==== WORKING DATA ====

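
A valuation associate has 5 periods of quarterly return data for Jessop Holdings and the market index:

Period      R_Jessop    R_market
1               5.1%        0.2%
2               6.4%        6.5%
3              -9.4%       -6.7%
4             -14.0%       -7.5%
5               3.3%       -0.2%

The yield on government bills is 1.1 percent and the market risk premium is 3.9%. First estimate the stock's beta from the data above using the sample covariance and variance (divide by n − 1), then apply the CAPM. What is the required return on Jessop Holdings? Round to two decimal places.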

====

» TASK DESCRIPTION:
Reproduce the records above in their entirety, unchanged.

» ANSWER TO THIS TASK:
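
A valuation associate has 5 periods of quarterly return data for Jessop Holdings and the market index:

Period      R_Jessop    R_market
1               5.1%        0.2%
2               6.4%        6.5%
3              -9.4%       -6.7%
4             -14.0%       -7.5%
5               3.3%       -0.2%

The yield on government bills is 1.1 percent and the market risk premium is 3.9%. First estimate the stock's beta from the data above using the sample covariance and variance (divide by n − 1), then apply the CAPM. What is the required return on Jessop Holdings? Round to two decimal places.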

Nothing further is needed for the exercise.